START Exercise inputs
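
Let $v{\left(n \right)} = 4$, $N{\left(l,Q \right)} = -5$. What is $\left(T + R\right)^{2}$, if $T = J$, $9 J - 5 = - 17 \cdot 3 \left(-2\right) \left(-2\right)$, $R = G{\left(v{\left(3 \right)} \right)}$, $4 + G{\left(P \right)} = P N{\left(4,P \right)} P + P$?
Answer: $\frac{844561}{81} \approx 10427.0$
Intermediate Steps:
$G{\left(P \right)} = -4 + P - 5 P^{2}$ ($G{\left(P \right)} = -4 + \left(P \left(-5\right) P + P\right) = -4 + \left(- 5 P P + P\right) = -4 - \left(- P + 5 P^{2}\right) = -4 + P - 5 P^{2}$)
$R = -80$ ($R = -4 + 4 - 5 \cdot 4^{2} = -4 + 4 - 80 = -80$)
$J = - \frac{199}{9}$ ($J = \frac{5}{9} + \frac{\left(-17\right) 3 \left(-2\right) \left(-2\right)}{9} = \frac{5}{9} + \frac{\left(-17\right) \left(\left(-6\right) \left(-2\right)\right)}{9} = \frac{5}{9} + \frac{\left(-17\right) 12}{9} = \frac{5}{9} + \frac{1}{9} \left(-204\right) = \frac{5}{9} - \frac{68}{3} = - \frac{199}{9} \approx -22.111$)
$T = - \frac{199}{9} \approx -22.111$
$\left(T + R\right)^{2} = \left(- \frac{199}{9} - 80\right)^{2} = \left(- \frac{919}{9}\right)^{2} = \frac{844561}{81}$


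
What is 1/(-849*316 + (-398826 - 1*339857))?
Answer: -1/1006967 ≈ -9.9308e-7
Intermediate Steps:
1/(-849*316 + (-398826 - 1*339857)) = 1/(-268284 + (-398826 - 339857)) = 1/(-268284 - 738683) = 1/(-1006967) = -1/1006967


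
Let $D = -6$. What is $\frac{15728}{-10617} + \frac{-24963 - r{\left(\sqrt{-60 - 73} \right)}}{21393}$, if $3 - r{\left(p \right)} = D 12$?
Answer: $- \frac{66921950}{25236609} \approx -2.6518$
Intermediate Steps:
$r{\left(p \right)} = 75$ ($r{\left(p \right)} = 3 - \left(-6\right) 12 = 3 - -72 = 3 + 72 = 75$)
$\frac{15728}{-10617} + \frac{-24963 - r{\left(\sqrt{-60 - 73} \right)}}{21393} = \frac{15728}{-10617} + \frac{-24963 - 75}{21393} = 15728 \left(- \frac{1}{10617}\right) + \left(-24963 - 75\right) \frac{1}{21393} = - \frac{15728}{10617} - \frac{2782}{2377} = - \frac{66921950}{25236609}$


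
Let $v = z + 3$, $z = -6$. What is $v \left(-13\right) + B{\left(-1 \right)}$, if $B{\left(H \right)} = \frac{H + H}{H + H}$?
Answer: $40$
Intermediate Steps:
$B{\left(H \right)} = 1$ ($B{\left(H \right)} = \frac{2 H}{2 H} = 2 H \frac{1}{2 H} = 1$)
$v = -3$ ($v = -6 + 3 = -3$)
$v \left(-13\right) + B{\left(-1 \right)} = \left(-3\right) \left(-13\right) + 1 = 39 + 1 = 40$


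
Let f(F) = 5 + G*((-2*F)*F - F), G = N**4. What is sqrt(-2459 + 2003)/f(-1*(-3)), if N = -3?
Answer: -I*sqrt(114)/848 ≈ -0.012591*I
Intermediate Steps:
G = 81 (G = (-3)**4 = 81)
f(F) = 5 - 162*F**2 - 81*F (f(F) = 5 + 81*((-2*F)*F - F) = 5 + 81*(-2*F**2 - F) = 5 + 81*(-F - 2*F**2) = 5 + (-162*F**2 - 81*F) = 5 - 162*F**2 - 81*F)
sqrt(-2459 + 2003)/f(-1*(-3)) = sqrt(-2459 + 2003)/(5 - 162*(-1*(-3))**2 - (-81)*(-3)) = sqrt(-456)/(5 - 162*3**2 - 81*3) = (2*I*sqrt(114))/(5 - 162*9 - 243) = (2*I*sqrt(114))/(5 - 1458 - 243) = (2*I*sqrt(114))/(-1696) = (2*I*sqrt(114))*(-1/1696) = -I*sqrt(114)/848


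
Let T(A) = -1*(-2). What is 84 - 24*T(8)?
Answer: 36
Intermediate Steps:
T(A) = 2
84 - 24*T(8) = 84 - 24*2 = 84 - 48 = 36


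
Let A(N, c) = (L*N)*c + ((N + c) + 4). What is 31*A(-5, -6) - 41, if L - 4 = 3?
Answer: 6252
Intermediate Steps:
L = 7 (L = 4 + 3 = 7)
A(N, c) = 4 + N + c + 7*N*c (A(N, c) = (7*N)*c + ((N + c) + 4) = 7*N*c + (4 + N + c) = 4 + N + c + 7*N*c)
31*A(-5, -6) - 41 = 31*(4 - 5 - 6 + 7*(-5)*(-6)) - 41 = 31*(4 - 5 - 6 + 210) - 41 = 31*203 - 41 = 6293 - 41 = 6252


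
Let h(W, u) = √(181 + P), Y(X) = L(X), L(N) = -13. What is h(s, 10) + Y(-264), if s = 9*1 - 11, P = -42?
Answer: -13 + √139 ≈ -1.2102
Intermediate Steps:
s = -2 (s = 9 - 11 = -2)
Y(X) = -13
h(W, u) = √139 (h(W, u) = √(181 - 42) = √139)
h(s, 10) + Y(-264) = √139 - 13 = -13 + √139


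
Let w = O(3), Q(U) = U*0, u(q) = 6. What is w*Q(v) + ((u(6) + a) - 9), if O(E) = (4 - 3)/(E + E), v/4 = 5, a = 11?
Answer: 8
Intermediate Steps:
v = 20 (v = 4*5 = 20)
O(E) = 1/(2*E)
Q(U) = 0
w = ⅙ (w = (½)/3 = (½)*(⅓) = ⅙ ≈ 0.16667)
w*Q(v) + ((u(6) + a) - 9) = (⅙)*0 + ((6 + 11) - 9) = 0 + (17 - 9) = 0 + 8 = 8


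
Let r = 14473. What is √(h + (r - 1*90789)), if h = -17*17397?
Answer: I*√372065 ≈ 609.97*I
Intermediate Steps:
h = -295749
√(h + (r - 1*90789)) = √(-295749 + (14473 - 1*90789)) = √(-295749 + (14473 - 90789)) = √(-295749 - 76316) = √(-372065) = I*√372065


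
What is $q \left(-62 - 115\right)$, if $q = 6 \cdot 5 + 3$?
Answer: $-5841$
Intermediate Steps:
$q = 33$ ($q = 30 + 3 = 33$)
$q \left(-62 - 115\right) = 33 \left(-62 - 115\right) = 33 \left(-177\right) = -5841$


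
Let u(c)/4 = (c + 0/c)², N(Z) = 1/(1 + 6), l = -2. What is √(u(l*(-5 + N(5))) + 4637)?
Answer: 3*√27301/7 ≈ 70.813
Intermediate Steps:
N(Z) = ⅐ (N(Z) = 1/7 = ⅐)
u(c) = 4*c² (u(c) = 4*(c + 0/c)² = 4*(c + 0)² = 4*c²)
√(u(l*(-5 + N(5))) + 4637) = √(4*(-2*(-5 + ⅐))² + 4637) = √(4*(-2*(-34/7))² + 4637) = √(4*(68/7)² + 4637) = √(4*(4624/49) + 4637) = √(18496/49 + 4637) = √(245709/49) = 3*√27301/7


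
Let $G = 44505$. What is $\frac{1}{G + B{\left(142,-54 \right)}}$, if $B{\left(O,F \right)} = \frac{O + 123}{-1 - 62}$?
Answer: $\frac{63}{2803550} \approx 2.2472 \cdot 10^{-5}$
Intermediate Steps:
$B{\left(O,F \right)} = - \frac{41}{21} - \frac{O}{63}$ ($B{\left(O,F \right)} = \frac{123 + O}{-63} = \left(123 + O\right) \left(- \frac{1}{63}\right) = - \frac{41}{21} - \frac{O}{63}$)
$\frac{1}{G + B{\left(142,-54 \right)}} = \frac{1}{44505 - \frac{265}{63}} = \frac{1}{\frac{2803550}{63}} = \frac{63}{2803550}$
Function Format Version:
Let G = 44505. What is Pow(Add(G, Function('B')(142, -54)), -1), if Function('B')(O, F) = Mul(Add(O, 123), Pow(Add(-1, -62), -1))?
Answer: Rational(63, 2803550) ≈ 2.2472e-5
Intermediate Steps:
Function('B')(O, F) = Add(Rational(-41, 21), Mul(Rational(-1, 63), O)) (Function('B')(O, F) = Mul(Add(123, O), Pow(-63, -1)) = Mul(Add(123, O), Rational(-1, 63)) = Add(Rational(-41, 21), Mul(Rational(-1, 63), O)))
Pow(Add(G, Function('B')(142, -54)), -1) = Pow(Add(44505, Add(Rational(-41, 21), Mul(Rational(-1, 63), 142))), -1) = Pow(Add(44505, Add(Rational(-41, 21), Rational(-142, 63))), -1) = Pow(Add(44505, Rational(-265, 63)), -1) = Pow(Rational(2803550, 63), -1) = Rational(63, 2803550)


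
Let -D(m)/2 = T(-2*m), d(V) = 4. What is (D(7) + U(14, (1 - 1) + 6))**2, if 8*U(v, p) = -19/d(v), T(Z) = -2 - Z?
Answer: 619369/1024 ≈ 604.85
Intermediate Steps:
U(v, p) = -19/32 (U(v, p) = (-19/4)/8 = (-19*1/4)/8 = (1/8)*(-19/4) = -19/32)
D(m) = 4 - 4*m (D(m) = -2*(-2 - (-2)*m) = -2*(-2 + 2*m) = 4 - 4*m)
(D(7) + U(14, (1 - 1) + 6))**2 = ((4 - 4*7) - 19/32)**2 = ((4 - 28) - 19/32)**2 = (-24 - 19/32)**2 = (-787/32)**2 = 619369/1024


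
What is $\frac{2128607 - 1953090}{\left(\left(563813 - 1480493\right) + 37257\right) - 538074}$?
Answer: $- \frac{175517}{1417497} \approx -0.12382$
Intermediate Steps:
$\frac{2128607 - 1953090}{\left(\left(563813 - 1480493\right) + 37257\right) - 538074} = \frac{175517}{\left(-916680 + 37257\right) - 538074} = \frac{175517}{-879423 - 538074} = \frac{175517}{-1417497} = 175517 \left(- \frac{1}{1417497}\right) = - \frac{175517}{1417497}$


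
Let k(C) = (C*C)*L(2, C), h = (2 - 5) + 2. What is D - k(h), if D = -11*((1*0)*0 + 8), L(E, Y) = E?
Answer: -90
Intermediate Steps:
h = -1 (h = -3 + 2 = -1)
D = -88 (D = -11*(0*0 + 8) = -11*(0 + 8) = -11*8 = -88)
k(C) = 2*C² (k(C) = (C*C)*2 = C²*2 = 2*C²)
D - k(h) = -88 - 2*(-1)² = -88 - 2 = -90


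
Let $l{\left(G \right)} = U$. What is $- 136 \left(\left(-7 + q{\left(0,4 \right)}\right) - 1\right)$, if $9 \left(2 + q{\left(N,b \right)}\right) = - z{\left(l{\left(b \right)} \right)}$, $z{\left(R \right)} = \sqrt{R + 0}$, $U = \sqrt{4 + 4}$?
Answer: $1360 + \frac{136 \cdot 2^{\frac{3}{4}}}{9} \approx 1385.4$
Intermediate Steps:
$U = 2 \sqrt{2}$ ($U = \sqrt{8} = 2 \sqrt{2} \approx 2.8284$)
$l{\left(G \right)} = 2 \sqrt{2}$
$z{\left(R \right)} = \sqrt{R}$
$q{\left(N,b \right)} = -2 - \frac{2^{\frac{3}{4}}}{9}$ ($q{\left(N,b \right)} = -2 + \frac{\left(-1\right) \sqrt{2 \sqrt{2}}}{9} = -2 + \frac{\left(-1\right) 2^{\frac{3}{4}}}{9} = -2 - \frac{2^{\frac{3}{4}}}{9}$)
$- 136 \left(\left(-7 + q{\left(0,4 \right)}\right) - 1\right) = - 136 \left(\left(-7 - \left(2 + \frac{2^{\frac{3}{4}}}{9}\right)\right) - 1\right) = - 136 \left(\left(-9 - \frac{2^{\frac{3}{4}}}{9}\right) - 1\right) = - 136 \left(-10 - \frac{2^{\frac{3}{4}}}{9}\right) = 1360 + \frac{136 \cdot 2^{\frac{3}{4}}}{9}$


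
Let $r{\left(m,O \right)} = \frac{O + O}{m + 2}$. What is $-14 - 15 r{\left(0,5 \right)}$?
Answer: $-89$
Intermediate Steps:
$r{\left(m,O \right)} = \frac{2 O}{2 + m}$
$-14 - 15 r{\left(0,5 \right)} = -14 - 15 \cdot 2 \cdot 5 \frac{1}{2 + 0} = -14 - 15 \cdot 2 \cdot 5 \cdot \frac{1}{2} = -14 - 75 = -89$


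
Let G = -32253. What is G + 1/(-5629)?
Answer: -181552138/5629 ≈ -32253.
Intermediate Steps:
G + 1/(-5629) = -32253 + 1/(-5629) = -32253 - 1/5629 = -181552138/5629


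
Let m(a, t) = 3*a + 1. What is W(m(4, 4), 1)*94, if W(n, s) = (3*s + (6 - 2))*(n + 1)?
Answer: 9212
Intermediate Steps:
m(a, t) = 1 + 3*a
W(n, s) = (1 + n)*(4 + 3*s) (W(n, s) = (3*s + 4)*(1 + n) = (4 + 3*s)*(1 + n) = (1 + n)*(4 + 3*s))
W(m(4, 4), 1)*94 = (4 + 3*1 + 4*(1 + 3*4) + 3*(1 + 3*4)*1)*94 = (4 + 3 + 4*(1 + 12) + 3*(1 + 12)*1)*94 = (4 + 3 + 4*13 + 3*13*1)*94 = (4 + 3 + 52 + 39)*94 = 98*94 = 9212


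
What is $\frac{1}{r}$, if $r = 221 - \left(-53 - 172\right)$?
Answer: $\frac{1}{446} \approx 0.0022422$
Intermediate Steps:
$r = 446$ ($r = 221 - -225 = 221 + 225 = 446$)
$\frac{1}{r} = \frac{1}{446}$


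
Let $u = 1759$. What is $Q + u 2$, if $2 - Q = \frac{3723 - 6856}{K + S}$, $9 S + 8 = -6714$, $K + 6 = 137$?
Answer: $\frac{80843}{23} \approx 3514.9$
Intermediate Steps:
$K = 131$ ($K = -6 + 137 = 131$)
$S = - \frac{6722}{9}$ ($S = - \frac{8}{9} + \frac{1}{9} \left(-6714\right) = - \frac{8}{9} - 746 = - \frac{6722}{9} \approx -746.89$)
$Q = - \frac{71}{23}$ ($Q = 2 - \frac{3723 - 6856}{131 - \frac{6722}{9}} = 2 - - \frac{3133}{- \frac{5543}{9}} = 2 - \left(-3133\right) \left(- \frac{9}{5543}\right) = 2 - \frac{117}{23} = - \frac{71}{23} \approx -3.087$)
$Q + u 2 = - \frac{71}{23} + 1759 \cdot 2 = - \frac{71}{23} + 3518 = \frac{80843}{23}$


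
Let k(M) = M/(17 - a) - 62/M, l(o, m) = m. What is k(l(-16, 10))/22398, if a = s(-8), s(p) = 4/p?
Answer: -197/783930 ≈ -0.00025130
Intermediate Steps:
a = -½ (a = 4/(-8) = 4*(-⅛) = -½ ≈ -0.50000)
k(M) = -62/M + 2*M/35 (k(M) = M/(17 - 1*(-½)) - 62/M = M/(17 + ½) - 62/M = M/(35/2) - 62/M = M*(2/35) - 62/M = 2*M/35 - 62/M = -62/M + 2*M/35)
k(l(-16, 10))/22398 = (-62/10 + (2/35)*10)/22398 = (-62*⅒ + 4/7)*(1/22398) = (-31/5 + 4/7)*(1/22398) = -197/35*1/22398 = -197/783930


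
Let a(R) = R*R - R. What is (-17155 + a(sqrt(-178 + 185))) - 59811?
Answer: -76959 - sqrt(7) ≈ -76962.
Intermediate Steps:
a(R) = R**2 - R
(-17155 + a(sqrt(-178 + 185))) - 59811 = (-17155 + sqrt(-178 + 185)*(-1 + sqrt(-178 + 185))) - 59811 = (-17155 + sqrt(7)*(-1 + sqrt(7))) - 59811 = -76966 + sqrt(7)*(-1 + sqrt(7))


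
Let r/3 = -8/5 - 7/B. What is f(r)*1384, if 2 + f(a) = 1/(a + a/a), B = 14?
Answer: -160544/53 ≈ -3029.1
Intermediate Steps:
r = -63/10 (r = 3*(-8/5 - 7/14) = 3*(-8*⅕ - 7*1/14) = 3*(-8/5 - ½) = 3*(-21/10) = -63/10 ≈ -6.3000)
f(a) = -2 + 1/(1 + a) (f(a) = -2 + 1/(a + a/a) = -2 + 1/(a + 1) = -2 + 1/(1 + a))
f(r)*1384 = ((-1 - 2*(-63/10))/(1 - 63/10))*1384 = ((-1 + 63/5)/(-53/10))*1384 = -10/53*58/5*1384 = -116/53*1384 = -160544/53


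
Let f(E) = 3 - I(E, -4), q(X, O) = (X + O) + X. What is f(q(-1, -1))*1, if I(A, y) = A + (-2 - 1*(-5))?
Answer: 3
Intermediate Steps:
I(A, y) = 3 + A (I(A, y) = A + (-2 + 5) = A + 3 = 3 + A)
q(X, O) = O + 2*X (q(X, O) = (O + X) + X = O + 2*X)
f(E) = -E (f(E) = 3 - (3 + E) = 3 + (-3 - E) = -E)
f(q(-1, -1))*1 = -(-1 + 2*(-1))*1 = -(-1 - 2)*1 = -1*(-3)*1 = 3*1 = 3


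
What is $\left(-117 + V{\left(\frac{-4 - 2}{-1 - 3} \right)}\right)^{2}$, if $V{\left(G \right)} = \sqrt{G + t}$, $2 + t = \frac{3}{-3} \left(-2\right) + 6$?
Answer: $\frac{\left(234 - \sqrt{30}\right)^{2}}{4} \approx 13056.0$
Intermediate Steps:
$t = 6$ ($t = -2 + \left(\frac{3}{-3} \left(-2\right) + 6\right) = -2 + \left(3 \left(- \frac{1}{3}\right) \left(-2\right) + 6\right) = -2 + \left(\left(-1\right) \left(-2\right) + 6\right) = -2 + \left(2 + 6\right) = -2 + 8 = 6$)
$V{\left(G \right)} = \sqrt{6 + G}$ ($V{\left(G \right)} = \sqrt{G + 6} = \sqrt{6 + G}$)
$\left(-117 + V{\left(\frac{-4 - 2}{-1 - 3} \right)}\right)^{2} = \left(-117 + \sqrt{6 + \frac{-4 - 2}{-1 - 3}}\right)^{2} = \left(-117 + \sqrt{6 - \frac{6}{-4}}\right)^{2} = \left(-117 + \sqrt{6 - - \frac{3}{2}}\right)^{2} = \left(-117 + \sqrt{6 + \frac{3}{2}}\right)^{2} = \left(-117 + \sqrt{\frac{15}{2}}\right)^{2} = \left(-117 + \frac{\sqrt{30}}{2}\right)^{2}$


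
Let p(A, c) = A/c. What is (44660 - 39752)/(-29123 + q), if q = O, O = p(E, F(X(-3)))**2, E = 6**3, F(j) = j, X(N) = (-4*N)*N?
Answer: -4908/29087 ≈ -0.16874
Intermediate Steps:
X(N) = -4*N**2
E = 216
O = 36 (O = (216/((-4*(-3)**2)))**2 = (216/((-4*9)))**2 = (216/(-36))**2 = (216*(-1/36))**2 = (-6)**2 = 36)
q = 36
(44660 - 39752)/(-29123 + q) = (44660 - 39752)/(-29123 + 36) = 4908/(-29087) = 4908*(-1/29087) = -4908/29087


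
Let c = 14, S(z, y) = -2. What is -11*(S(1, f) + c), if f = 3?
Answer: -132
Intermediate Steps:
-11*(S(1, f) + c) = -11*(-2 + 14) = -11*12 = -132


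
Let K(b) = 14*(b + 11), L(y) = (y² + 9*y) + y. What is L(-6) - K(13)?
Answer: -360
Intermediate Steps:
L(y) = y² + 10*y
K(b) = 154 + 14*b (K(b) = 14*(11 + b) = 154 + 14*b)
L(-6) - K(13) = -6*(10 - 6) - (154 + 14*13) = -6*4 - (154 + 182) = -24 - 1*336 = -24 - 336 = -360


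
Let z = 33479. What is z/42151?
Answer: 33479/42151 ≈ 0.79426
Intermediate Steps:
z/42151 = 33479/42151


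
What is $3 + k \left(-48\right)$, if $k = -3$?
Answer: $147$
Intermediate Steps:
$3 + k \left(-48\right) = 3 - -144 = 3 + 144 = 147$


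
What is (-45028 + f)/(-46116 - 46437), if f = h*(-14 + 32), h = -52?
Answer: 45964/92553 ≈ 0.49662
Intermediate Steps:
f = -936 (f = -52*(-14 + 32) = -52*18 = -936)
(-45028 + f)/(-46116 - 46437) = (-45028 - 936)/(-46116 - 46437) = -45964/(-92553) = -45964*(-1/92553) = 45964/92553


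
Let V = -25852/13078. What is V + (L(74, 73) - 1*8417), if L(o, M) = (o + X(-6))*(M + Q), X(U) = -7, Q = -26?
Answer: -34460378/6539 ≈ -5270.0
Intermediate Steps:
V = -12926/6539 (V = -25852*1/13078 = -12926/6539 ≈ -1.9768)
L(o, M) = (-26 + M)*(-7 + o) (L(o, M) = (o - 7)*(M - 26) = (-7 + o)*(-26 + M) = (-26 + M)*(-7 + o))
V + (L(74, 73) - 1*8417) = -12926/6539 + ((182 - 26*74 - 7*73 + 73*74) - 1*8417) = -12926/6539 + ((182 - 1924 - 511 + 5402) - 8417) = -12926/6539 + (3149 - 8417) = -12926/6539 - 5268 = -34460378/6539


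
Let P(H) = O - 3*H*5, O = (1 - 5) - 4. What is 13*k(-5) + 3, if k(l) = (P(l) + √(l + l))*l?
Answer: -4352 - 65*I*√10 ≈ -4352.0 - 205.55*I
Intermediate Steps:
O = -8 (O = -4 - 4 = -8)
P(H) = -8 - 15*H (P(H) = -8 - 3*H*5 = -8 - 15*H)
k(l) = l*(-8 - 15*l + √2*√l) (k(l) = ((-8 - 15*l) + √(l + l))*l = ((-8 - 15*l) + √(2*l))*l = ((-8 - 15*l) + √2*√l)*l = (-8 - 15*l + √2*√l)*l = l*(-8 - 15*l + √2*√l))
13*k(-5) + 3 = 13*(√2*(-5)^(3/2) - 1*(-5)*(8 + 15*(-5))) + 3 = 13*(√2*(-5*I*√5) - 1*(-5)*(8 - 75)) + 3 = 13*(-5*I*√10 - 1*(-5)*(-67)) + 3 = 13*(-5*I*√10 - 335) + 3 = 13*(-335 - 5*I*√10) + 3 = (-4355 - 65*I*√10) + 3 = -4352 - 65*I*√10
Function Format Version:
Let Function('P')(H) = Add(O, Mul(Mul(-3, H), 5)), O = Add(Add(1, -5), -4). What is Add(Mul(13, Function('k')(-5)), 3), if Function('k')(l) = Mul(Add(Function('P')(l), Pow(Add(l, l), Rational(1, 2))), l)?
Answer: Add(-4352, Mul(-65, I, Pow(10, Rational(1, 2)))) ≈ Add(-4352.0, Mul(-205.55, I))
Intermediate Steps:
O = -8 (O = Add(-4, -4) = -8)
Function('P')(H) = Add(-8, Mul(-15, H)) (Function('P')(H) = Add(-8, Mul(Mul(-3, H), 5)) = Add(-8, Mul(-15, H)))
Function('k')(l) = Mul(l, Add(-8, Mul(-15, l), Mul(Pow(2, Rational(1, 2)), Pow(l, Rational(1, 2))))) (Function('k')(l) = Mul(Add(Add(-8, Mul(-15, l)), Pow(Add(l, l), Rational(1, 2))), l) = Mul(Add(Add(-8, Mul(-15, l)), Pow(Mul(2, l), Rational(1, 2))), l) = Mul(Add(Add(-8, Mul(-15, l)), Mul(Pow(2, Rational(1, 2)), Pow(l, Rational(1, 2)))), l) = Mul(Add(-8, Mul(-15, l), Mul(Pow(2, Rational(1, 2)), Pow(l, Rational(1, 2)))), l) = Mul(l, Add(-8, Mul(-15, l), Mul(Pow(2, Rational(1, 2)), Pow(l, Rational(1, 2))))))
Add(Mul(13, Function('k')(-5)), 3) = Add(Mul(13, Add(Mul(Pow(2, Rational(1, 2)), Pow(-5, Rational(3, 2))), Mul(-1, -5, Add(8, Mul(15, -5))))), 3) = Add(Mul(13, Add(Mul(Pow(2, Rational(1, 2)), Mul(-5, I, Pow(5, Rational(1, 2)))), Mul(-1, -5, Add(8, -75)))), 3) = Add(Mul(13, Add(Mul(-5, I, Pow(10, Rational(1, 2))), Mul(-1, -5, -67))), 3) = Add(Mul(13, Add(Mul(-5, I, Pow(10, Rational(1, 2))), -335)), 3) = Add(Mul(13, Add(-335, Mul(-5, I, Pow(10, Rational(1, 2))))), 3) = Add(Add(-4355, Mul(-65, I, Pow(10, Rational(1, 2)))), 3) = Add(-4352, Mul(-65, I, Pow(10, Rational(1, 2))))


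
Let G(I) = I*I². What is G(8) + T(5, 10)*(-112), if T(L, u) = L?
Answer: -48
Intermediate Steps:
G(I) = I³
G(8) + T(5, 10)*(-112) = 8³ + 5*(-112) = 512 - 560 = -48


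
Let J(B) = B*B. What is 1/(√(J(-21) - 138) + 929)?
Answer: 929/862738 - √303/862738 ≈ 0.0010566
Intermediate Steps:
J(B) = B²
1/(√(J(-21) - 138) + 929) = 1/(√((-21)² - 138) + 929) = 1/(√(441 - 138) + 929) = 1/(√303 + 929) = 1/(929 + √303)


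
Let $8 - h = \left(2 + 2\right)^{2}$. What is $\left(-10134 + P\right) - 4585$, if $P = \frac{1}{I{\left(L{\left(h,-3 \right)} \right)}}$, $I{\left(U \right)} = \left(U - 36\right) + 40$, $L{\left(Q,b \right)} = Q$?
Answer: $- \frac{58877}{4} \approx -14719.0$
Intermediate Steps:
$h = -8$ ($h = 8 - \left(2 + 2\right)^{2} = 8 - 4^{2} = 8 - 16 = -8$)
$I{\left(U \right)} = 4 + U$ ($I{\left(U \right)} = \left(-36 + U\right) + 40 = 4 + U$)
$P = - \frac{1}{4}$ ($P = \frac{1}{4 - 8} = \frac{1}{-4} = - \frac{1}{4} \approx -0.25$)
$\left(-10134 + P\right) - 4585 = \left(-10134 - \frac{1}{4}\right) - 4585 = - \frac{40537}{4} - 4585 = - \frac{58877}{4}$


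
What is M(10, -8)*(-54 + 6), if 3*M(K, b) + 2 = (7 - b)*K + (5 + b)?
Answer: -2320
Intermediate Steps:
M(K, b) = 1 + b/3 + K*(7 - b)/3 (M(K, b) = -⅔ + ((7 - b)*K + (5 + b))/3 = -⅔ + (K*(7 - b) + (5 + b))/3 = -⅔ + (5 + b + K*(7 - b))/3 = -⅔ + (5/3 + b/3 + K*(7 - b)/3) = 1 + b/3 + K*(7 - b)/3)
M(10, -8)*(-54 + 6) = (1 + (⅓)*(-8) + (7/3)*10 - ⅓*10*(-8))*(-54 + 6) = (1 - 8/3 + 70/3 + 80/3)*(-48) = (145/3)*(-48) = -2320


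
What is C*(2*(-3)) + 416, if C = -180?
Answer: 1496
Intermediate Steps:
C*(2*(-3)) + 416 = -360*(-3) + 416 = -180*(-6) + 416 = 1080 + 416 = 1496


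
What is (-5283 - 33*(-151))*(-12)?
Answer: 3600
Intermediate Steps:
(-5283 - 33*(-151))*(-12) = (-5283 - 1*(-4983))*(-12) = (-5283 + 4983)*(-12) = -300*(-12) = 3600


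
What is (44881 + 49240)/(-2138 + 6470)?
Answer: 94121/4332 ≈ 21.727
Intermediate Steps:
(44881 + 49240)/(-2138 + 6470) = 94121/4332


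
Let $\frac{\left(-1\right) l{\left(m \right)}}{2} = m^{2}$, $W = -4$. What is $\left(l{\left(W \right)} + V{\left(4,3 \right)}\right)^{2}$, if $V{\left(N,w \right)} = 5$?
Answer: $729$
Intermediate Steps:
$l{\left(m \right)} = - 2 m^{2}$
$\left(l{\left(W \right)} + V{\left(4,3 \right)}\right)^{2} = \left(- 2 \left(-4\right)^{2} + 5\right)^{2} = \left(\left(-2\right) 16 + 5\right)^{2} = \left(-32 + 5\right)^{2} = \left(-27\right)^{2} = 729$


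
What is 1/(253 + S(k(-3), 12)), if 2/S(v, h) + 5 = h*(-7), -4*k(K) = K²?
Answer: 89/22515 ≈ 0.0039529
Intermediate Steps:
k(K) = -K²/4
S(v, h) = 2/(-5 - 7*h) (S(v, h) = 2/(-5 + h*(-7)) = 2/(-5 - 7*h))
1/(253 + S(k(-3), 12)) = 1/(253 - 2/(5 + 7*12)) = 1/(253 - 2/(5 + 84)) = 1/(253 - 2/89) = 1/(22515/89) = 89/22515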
END Exercise inputs
Task brief —
Write out exactly the lines from the one with "What is 1/(253" through the end of the records above, both ends included, and leave out all other lines.

Output —
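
What is 1/(253 + S(k(-3), 12)), if 2/S(v, h) + 5 = h*(-7), -4*k(K) = K²?
Answer: 89/22515 ≈ 0.0039529
Intermediate Steps:
k(K) = -K²/4
S(v, h) = 2/(-5 - 7*h) (S(v, h) = 2/(-5 + h*(-7)) = 2/(-5 - 7*h))
1/(253 + S(k(-3), 12)) = 1/(253 - 2/(5 + 7*12)) = 1/(253 - 2/(5 + 84)) = 1/(253 - 2/89) = 1/(22515/89) = 89/22515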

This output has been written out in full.